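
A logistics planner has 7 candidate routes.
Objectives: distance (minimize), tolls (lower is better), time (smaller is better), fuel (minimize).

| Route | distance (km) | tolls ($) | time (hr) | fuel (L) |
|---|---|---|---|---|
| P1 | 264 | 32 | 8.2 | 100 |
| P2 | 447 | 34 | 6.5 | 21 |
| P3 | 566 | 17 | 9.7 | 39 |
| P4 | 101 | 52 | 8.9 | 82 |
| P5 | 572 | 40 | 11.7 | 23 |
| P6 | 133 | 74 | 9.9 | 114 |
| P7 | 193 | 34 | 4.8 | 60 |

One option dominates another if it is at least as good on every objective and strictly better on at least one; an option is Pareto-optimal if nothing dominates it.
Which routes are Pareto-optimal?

P1: not dominated.
P2: not dominated (best fuel).
P3: not dominated (best tolls).
P4: not dominated (best distance).
P5: dominated by P2 (distance 447≤572, tolls 34≤40, time 6.5≤11.7, fuel 21≤23).
P6: dominated by P4 (distance 101≤133, tolls 52≤74, time 8.9≤9.9, fuel 82≤114).
P7: not dominated (best time).

P1, P2, P3, P4, P7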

▶ [What is expected]: Write the material out once more, exactly as it reads.

▶ [Answer for this exercise]:
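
A logistics planner has 7 candidate routes.
Objectives: distance (minimize), tolls (lower is better), time (smaller is better), fuel (minimize).

| Route | distance (km) | tolls ($) | time (hr) | fuel (L) |
|---|---|---|---|---|
| P1 | 264 | 32 | 8.2 | 100 |
| P2 | 447 | 34 | 6.5 | 21 |
| P3 | 566 | 17 | 9.7 | 39 |
| P4 | 101 | 52 | 8.9 | 82 |
| P5 | 572 | 40 | 11.7 | 23 |
| P6 | 133 | 74 | 9.9 | 114 |
| P7 | 193 | 34 | 4.8 | 60 |

One option dominates another if it is at least as good on every objective and strictly better on at least one; an option is Pareto-optimal if nothing dominates it.
Which routes are Pareto-optimal?

P1: not dominated.
P2: not dominated (best fuel).
P3: not dominated (best tolls).
P4: not dominated (best distance).
P5: dominated by P2 (distance 447≤572, tolls 34≤40, time 6.5≤11.7, fuel 21≤23).
P6: dominated by P4 (distance 101≤133, tolls 52≤74, time 8.9≤9.9, fuel 82≤114).
P7: not dominated (best time).

P1, P2, P3, P4, P7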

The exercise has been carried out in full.